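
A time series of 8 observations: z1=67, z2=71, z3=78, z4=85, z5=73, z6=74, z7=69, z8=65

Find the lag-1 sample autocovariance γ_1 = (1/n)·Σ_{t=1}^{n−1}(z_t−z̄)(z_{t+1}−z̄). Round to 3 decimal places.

11.617

Mean z̄ = (67 + 71 + 78 + 85 + 73 + 74 + 69 + 65)/8 = 72.7500
Deviations: -5.7500, -1.7500, 5.2500, 12.2500, 0.2500, 1.2500, -3.7500, -7.7500
Σ_{t=1}^{7}(z_t−z̄)(z_{t+1}−z̄) = 92.9375
γ_1 = 92.9375 / 8 = 11.617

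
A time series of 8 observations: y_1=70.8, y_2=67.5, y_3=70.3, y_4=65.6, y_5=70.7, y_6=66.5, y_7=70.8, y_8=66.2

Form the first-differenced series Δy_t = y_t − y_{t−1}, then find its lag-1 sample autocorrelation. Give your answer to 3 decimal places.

First differences Δy: -3.3, 2.8, -4.7, 5.1, -4.2, 4.3, -4.6
Mean of differences = -0.6571
Numerator Σ(Δy_t−Δȳ)(Δy_{t+1}−Δȳ) = -103.8933
Denominator Σ(Δy_t−Δȳ)² = 121.0971
r_1(Δy) = -103.8933 / 121.0971 = -0.858

-0.858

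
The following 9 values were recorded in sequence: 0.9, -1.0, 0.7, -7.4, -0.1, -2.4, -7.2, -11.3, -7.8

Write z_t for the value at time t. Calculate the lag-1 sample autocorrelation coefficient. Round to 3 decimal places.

0.319

Mean z̄ = (0.9 − 1.0 + 0.7 − 7.4 − 0.1 − 2.4 − 7.2 − 11.3 − 7.8)/9 = -3.9556
Numerator Σ_{t=1}^{8}(z_t−z̄)(z_{t+1}−z̄) = 51.8091
Denominator Σ(z_t−z̄)² = 162.3822
r_1 = 51.8091 / 162.3822 = 0.319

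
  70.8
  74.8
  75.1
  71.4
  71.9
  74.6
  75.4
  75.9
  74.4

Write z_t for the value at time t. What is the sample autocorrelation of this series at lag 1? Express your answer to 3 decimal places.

Mean z̄ = (70.8 + 74.8 + 75.1 + 71.4 + 71.9 + 74.6 + 75.4 + 75.9 + 74.4)/9 = 73.8111
Numerator Σ_{t=1}^{8}(z_t−z̄)(z_{t+1}−z̄) = 4.0921
Denominator Σ(z_t−z̄)² = 29.0289
r_1 = 4.0921 / 29.0289 = 0.141

0.141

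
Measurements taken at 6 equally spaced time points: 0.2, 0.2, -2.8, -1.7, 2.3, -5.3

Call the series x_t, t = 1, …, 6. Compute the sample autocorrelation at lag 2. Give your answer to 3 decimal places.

Mean x̄ = (0.2 + 0.2 − 2.8 − 1.7 + 2.3 − 5.3)/6 = -1.1833
Deviations from mean: 1.3833, 1.3833, -1.6167, -0.5167, 3.4833, -4.1167
Σ(x_t−x̄)(x_{t+2}−x̄) = (-2.2364) + (-0.7147) + (-5.6314) + (2.1269) = -6.4556
Denominator Σ(x_t−x̄)² = 35.7883
r_2 = -6.4556 / 35.7883 = -0.180

-0.180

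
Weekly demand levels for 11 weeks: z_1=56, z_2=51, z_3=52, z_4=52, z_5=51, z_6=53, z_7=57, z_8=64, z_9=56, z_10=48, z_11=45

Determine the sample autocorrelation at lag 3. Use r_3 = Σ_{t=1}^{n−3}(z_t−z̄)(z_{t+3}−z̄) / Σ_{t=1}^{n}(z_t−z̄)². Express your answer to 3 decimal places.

-0.533

Mean z̄ = (56 + 51 + 52 + 52 + 51 + 53 + 57 + 64 + 56 + 48 + 45)/11 = 53.1818
Numerator Σ_{t=1}^{8}(z_t−z̄)(z_{t+3}−z̄) = -135.2810
Denominator Σ(z_t−z̄)² = 253.6364
r_3 = -135.2810 / 253.6364 = -0.533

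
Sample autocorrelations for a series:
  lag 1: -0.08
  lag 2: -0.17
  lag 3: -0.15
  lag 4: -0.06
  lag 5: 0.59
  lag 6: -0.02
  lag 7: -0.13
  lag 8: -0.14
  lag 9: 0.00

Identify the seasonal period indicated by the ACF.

5

The largest autocorrelation is r_5 = 0.59; the remaining lags stay at or below 0.00.
The dominant spike at lag 5 indicates a seasonal period of 5.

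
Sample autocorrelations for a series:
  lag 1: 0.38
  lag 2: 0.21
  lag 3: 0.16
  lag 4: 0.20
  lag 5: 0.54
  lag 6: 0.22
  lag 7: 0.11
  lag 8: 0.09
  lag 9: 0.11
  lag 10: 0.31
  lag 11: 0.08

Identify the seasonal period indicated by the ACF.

5

The largest autocorrelation is r_5 = 0.54; the remaining lags stay at or below 0.38. The elevated value at lag 1 (0.38), dropping to 0.21 at lag 2, reflects decaying short-term dependence rather than seasonality.
The dominant spike at lag 5 indicates a seasonal period of 5.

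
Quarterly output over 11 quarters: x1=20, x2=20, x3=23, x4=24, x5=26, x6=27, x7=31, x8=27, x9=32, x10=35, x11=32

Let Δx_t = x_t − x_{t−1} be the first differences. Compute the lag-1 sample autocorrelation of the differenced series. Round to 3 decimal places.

-0.508

First differences Δx: 0, 3, 1, 2, 1, 4, -4, 5, 3, -3
Mean of differences = 1.2000
Numerator Σ(Δx_t−Δx̄)(Δx_{t+1}−Δx̄) = -38.4400
Denominator Σ(Δx_t−Δx̄)² = 75.6000
r_1(Δx) = -38.4400 / 75.6000 = -0.508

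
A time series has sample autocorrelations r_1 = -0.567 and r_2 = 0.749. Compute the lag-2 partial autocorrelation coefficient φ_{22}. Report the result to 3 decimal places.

φ_{22} = (r_2 − r_1²) / (1 − r_1²)
r_1² = (-0.567)² = 0.321489
Numerator = 0.749 − 0.3215 = 0.4275; denominator = 1 − 0.3215 = 0.6785
φ_{22} = 0.4275 / 0.6785 = 0.630

0.630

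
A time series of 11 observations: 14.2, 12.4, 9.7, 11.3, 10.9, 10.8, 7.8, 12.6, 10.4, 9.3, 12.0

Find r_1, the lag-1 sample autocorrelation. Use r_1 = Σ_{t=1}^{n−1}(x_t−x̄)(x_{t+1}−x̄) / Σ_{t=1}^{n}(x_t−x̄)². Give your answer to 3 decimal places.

-0.120

Mean x̄ = (14.2 + 12.4 + 9.7 + 11.3 + 10.9 + 10.8 + 7.8 + 12.6 + 10.4 + 9.3 + 12.0)/11 = 11.0364
Numerator Σ_{t=1}^{10}(x_t−x̄)(x_{t+1}−x̄) = -3.7231
Denominator Σ(x_t−x̄)² = 31.0655
r_1 = -3.7231 / 31.0655 = -0.120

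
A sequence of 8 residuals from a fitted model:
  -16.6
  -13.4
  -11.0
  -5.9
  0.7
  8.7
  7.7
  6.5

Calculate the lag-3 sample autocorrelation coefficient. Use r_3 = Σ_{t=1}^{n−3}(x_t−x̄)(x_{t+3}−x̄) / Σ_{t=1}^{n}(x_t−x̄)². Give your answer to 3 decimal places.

Mean x̄ = (-16.6 − 13.4 − 11.0 − 5.9 + 0.7 + 8.7 + 7.7 + 6.5)/8 = -2.9125
Deviations from mean: -13.6875, -10.4875, -8.0875, -2.9875, 3.6125, 11.6125, 10.6125, 9.4125
Numerator Σ_{t=1}^{5}(x_t−x̄)(x_{t+3}−x̄) = -88.6130
Denominator Σ(x_t−x̄)² = 720.7888
r_3 = -88.6130 / 720.7888 = -0.123

-0.123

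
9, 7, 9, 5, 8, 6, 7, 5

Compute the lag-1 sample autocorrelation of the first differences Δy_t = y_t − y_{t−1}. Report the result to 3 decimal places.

First differences Δy: -2, 2, -4, 3, -2, 1, -2
Mean of differences = -0.5714
Numerator Σ(Δy_t−Δȳ)(Δy_{t+1}−Δȳ) = -34.3265
Denominator Σ(Δy_t−Δȳ)² = 39.7143
r_1(Δy) = -34.3265 / 39.7143 = -0.864

-0.864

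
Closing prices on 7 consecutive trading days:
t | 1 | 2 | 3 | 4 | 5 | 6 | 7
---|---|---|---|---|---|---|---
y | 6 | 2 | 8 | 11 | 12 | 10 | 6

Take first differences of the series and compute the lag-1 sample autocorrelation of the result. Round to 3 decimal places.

0.037

First differences Δy: -4, 6, 3, 1, -2, -4
Mean of differences = 0.0000
Numerator Σ(Δy_t−Δȳ)(Δy_{t+1}−Δȳ) = 3.0000
Denominator Σ(Δy_t−Δȳ)² = 82.0000
r_1(Δy) = 3.0000 / 82.0000 = 0.037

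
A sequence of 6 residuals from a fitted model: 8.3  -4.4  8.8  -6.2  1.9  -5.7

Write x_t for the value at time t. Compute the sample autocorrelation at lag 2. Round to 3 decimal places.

0.631

Mean x̄ = (8.3 − 4.4 + 8.8 − 6.2 + 1.9 − 5.7)/6 = 0.4500
Deviations from mean: 7.8500, -4.8500, 8.3500, -6.6500, 1.4500, -6.1500
Numerator Σ_{t=1}^{4}(x_t−x̄)(x_{t+2}−x̄) = 150.8050
Denominator Σ(x_t−x̄)² = 239.0150
r_2 = 150.8050 / 239.0150 = 0.631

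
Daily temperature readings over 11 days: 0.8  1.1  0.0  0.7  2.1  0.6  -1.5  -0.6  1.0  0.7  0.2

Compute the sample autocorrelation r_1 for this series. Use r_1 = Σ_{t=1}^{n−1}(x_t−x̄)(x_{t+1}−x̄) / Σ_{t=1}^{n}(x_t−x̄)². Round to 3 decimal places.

0.195

Mean x̄ = (0.8 + 1.1 + 0.0 + 0.7 + 2.1 + 0.6 − 1.5 − 0.6 + 1.0 + 0.7 + 0.2)/11 = 0.4636
Numerator Σ_{t=1}^{10}(x_t−x̄)(x_{t+1}−x̄) = 1.7341
Denominator Σ(x_t−x̄)² = 8.8855
r_1 = 1.7341 / 8.8855 = 0.195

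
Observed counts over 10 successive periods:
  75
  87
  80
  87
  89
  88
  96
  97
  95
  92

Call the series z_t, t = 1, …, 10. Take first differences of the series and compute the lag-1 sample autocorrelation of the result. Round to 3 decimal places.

-0.463

First differences Δz: 12, -7, 7, 2, -1, 8, 1, -2, -3
Mean of differences = 1.8889
Numerator Σ(Δz_t−Δz̄)(Δz_{t+1}−Δz̄) = -135.6790
Denominator Σ(Δz_t−Δz̄)² = 292.8889
r_1(Δz) = -135.6790 / 292.8889 = -0.463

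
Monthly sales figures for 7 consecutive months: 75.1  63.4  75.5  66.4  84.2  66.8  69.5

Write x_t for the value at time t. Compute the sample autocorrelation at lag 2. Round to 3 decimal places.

Mean x̄ = (75.1 + 63.4 + 75.5 + 66.4 + 84.2 + 66.8 + 69.5)/7 = 71.5571
Numerator Σ_{t=1}^{5}(x_t−x̄)(x_{t+2}−x̄) = 104.4106
Denominator Σ(x_t−x̄)² = 307.9371
r_2 = 104.4106 / 307.9371 = 0.339

0.339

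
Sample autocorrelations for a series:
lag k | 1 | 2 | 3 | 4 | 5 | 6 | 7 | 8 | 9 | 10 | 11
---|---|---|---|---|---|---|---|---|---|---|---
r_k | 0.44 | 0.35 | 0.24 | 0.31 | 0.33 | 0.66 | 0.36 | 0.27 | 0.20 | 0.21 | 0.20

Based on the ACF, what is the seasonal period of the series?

6

The largest autocorrelation is r_6 = 0.66; the remaining lags stay at or below 0.44. The elevated value at lag 1 (0.44), dropping to 0.35 at lag 2, reflects decaying short-term dependence rather than seasonality.
The dominant spike at lag 6 indicates a seasonal period of 6.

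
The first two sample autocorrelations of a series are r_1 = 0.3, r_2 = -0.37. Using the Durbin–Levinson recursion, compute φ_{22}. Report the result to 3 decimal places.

φ_{22} = (r_2 − r_1²) / (1 − r_1²)
r_1² = (0.3)² = 0.09
Numerator = -0.37 − 0.0900 = -0.4600; denominator = 1 − 0.0900 = 0.9100
φ_{22} = -0.4600 / 0.9100 = -0.505

-0.505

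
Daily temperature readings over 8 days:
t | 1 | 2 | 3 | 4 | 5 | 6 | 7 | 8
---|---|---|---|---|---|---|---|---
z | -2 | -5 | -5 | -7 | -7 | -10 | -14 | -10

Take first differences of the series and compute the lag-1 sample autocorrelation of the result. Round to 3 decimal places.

-0.348

First differences Δz: -3, 0, -2, 0, -3, -4, 4
Mean of differences = -1.1429
Numerator Σ(Δz_t−Δz̄)(Δz_{t+1}−Δz̄) = -15.5918
Denominator Σ(Δz_t−Δz̄)² = 44.8571
r_1(Δz) = -15.5918 / 44.8571 = -0.348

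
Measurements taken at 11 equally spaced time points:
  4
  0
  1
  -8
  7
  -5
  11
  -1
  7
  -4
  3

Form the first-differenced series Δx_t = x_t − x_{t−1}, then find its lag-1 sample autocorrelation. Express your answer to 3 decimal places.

First differences Δx: -4, 1, -9, 15, -12, 16, -12, 8, -11, 7
Mean of differences = -0.1000
Numerator Σ(Δx_t−Δx̄)(Δx_{t+1}−Δx̄) = -973.4100
Denominator Σ(Δx_t−Δx̄)² = 1100.9000
r_1(Δx) = -973.4100 / 1100.9000 = -0.884

-0.884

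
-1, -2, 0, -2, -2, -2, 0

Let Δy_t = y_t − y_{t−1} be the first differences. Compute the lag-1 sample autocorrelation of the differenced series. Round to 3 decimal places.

First differences Δy: -1, 2, -2, 0, 0, 2
Mean of differences = 0.1667
Numerator Σ(Δy_t−Δȳ)(Δy_{t+1}−Δȳ) = -6.0278
Denominator Σ(Δy_t−Δȳ)² = 12.8333
r_1(Δy) = -6.0278 / 12.8333 = -0.470

-0.470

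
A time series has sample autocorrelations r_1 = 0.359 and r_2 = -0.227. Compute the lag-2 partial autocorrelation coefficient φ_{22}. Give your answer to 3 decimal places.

-0.409

φ_{22} = (r_2 − r_1²) / (1 − r_1²)
r_1² = (0.359)² = 0.128881
Numerator = -0.227 − 0.1289 = -0.3559; denominator = 1 − 0.1289 = 0.8711
φ_{22} = -0.3559 / 0.8711 = -0.409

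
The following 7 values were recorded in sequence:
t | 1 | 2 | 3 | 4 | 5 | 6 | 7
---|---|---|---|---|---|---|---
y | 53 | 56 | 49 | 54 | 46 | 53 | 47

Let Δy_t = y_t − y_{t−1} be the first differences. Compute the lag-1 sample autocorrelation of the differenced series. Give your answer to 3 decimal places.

-0.876

First differences Δy: 3, -7, 5, -8, 7, -6
Mean of differences = -1.0000
Numerator Σ(Δy_t−Δȳ)(Δy_{t+1}−Δȳ) = -198.0000
Denominator Σ(Δy_t−Δȳ)² = 226.0000
r_1(Δy) = -198.0000 / 226.0000 = -0.876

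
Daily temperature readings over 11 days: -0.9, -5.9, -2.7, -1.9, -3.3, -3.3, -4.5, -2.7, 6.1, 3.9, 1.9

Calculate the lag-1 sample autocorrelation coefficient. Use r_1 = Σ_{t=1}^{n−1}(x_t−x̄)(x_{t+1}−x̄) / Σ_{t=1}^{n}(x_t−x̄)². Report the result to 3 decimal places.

Mean x̄ = (-0.9 − 5.9 − 2.7 − 1.9 − 3.3 − 3.3 − 4.5 − 2.7 + 6.1 + 3.9 + 1.9)/11 = -1.2091
Numerator Σ_{t=1}^{10}(x_t−x̄)(x_{t+1}−x̄) = 66.5081
Denominator Σ(x_t−x̄)² = 135.7891
r_1 = 66.5081 / 135.7891 = 0.490

0.490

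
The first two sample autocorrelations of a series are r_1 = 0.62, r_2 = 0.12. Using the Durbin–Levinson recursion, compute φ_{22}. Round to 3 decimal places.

φ_{22} = (r_2 − r_1²) / (1 − r_1²)
r_1² = (0.62)² = 0.3844
Numerator = 0.12 − 0.3844 = -0.2644; denominator = 1 − 0.3844 = 0.6156
φ_{22} = -0.2644 / 0.6156 = -0.429

-0.429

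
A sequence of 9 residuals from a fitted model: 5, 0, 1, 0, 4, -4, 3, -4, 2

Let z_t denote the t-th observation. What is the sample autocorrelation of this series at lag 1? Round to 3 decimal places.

-0.596

Mean z̄ = (5 + 0 + 1 + 0 + 4 − 4 + 3 − 4 + 2)/9 = 0.7778
Numerator Σ_{t=1}^{8}(z_t−z̄)(z_{t+1}−z̄) = -48.6049
Denominator Σ(z_t−z̄)² = 81.5556
r_1 = -48.6049 / 81.5556 = -0.596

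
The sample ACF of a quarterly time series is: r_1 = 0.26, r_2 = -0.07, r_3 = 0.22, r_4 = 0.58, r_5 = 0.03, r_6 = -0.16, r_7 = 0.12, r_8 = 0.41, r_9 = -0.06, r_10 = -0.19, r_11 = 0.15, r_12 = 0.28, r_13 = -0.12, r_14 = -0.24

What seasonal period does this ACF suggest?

The largest autocorrelation is r_4 = 0.58, with weaker echoes at lags 8 (0.41) and 12 (0.28); the remaining lags stay at or below 0.26.
The dominant spike at lag 4 indicates a seasonal period of 4.

4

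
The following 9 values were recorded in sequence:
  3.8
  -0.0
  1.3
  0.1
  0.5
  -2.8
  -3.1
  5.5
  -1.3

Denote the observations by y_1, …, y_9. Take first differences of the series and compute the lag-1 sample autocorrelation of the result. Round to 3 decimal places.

-0.448

First differences Δy: -3.8, 1.3, -1.2, 0.4, -3.3, -0.3, 8.6, -6.8
Mean of differences = -0.6375
Numerator Σ(Δy_t−Δȳ)(Δy_{t+1}−Δȳ) = -65.2702
Denominator Σ(Δy_t−Δȳ)² = 145.6588
r_1(Δy) = -65.2702 / 145.6588 = -0.448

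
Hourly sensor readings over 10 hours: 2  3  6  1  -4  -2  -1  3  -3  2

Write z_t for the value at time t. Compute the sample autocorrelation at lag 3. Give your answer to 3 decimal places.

-0.321

Mean z̄ = (2 + 3 + 6 + 1 − 4 − 2 − 1 + 3 − 3 + 2)/10 = 0.7000
Numerator Σ_{t=1}^{7}(z_t−z̄)(z_{t+3}−z̄) = -28.2700
Denominator Σ(z_t−z̄)² = 88.1000
r_3 = -28.2700 / 88.1000 = -0.321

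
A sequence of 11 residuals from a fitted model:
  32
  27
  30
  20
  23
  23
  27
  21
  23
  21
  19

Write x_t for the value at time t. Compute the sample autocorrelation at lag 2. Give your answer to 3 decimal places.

Mean x̄ = (32 + 27 + 30 + 20 + 23 + 23 + 27 + 21 + 23 + 21 + 19)/11 = 24.1818
Numerator Σ_{t=1}^{9}(x_t−x̄)(x_{t+2}−x̄) = 45.1157
Denominator Σ(x_t−x̄)² = 179.6364
r_2 = 45.1157 / 179.6364 = 0.251

0.251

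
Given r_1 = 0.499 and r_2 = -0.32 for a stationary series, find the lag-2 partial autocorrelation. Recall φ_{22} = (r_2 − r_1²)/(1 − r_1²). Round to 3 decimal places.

-0.758

φ_{22} = (r_2 − r_1²) / (1 − r_1²)
r_1² = (0.499)² = 0.249001
Numerator = -0.32 − 0.2490 = -0.5690; denominator = 1 − 0.2490 = 0.7510
φ_{22} = -0.5690 / 0.7510 = -0.758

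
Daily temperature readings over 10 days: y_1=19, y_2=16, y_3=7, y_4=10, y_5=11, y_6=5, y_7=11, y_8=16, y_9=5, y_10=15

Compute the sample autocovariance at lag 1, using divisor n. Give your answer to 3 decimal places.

Mean ȳ = (19 + 16 + 7 + 10 + 11 + 5 + 11 + 16 + 5 + 15)/10 = 11.5000
Σ_{t=1}^{9}(y_t−ȳ)(y_{t+1}−ȳ) = -26.7500
γ_1 = -26.7500 / 10 = -2.675

-2.675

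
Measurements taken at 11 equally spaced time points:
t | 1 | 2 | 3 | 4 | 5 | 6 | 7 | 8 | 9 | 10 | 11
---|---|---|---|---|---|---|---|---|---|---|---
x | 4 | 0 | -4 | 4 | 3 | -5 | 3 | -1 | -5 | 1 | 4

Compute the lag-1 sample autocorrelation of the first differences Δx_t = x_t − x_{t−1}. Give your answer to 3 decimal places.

-0.338

First differences Δx: -4, -4, 8, -1, -8, 8, -4, -4, 6, 3
Mean of differences = 0.0000
Numerator Σ(Δx_t−Δx̄)(Δx_{t+1}−Δx̄) = -102.0000
Denominator Σ(Δx_t−Δx̄)² = 302.0000
r_1(Δx) = -102.0000 / 302.0000 = -0.338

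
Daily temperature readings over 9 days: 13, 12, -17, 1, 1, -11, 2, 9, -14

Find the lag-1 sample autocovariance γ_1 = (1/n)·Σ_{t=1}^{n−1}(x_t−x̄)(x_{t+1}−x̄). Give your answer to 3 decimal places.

-22.948

Mean x̄ = (13 + 12 − 17 + 1 + 1 − 11 + 2 + 9 − 14)/9 = -0.4444
Σ_{t=1}^{8}(x_t−x̄)(x_{t+1}−x̄) = -206.5309
γ_1 = -206.5309 / 9 = -22.948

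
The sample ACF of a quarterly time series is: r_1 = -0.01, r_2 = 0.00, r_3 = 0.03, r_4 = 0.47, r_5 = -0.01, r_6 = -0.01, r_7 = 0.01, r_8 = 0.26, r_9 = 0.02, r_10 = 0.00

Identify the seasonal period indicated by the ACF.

4

The largest autocorrelation is r_4 = 0.47, with a weaker echo at lag 8 (0.26); the remaining lags stay at or below 0.03.
The dominant spike at lag 4 indicates a seasonal period of 4.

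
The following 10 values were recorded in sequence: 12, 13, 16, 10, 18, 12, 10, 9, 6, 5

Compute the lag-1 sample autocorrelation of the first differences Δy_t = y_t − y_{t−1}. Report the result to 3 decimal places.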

▸ Task to carry out: Of all the entries above, retype exactly the lines from the line with "Monthly sales figures" to the line with "r_k | 0.44 |", both included, and no others.

▸ Task response:
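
Monthly sales figures for 7 consecutive months: 75.1  63.4  75.5  66.4  84.2  66.8  69.5

Write x_t for the value at time t. Compute the sample autocorrelation at lag 2. Round to 3 decimal places.

Mean x̄ = (75.1 + 63.4 + 75.5 + 66.4 + 84.2 + 66.8 + 69.5)/7 = 71.5571
Numerator Σ_{t=1}^{5}(x_t−x̄)(x_{t+2}−x̄) = 104.4106
Denominator Σ(x_t−x̄)² = 307.9371
r_2 = 104.4106 / 307.9371 = 0.339

0.339

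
Sample autocorrelations for a series:
lag k | 1 | 2 | 3 | 4 | 5 | 6 | 7 | 8 | 9 | 10 | 11
---|---|---|---|---|---|---|---|---|---|---|---
r_k | 0.44 | 0.35 | 0.24 | 0.31 | 0.33 | 0.66 | 0.36 | 0.27 | 0.20 | 0.21 | 0.20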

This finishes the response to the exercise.